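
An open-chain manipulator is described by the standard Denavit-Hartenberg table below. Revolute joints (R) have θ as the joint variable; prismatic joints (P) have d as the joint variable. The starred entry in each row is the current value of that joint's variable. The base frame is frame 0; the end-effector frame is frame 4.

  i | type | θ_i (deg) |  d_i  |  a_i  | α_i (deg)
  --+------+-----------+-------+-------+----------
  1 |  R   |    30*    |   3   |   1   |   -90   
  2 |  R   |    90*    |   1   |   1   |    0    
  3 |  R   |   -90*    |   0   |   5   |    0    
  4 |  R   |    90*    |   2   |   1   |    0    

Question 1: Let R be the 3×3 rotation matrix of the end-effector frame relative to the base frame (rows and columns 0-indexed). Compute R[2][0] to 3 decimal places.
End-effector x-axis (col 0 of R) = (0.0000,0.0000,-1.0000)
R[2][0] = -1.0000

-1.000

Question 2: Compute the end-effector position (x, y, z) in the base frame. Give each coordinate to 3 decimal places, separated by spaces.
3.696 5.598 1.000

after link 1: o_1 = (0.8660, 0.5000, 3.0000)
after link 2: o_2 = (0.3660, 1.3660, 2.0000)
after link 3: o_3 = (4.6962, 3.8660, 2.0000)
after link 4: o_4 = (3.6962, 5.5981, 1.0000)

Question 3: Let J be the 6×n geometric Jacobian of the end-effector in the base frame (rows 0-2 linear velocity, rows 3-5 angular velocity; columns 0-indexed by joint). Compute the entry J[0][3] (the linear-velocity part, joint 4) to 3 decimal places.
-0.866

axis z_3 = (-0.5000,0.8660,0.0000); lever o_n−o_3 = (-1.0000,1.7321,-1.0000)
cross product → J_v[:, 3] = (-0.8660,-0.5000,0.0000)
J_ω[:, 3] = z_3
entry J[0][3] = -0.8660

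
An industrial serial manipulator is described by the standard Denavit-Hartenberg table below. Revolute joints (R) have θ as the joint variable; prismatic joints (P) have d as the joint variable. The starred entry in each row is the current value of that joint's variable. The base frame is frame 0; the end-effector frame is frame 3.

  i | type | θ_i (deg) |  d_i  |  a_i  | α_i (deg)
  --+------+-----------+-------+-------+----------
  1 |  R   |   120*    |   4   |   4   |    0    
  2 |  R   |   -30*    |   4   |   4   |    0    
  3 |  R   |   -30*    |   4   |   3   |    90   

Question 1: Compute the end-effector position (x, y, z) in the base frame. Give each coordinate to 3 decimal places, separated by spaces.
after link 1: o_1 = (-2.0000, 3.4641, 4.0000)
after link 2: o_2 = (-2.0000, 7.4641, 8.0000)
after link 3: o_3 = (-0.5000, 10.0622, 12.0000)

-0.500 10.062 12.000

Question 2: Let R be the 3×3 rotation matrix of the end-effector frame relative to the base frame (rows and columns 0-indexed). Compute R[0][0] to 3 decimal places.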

★ ★ ★ ★ ★

# About this exercise
From the first line to the last, reproduce the material word for word.

# Your response
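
An open-chain manipulator is described by the standard Denavit-Hartenberg table below. Revolute joints (R) have θ as the joint variable; prismatic joints (P) have d as the joint variable. The starred entry in each row is the current value of that joint's variable. The base frame is frame 0; the end-effector frame is frame 4.

  i | type | θ_i (deg) |  d_i  |  a_i  | α_i (deg)
  --+------+-----------+-------+-------+----------
  1 |  R   |    30*    |   3   |   1   |   -90   
  2 |  R   |    90*    |   1   |   1   |    0    
  3 |  R   |   -90*    |   0   |   5   |    0    
  4 |  R   |    90*    |   2   |   1   |    0    

Question 1: Let R be the 3×3 rotation matrix of the end-effector frame relative to the base frame (rows and columns 0-indexed). Compute R[2][0] to 3 decimal places.
End-effector x-axis (col 0 of R) = (0.0000,0.0000,-1.0000)
R[2][0] = -1.0000

-1.000

Question 2: Compute the end-effector position (x, y, z) in the base frame. Give each coordinate to 3 decimal places, separated by spaces.
3.696 5.598 1.000

after link 1: o_1 = (0.8660, 0.5000, 3.0000)
after link 2: o_2 = (0.3660, 1.3660, 2.0000)
after link 3: o_3 = (4.6962, 3.8660, 2.0000)
after link 4: o_4 = (3.6962, 5.5981, 1.0000)

Question 3: Let J be the 6×n geometric Jacobian of the end-effector in the base frame (rows 0-2 linear velocity, rows 3-5 angular velocity; columns 0-indexed by joint). Compute the entry J[0][3] (the linear-velocity part, joint 4) to 3 decimal places.
-0.866

axis z_3 = (-0.5000,0.8660,0.0000); lever o_n−o_3 = (-1.0000,1.7321,-1.0000)
cross product → J_v[:, 3] = (-0.8660,-0.5000,0.0000)
J_ω[:, 3] = z_3
entry J[0][3] = -0.8660

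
An industrial serial manipulator is described by the standard Denavit-Hartenberg table below. Revolute joints (R) have θ as the joint variable; prismatic joints (P) have d as the joint variable. The starred entry in each row is the current value of that joint's variable. The base frame is frame 0; the end-effector frame is frame 3.

  i | type | θ_i (deg) |  d_i  |  a_i  | α_i (deg)
  --+------+-----------+-------+-------+----------
  1 |  R   |   120*    |   4   |   4   |    0    
  2 |  R   |   -30*    |   4   |   4   |    0    
  3 |  R   |   -30*    |   4   |   3   |    90   

Question 1: Compute the end-effector position (x, y, z) in the base frame. Give each coordinate to 3 decimal places, separated by spaces.
after link 1: o_1 = (-2.0000, 3.4641, 4.0000)
after link 2: o_2 = (-2.0000, 7.4641, 8.0000)
after link 3: o_3 = (-0.5000, 10.0622, 12.0000)

-0.500 10.062 12.000

Question 2: Let R be the 3×3 rotation matrix of the end-effector frame relative to the base frame (rows and columns 0-indexed). Compute R[0][0] to 3 decimal places.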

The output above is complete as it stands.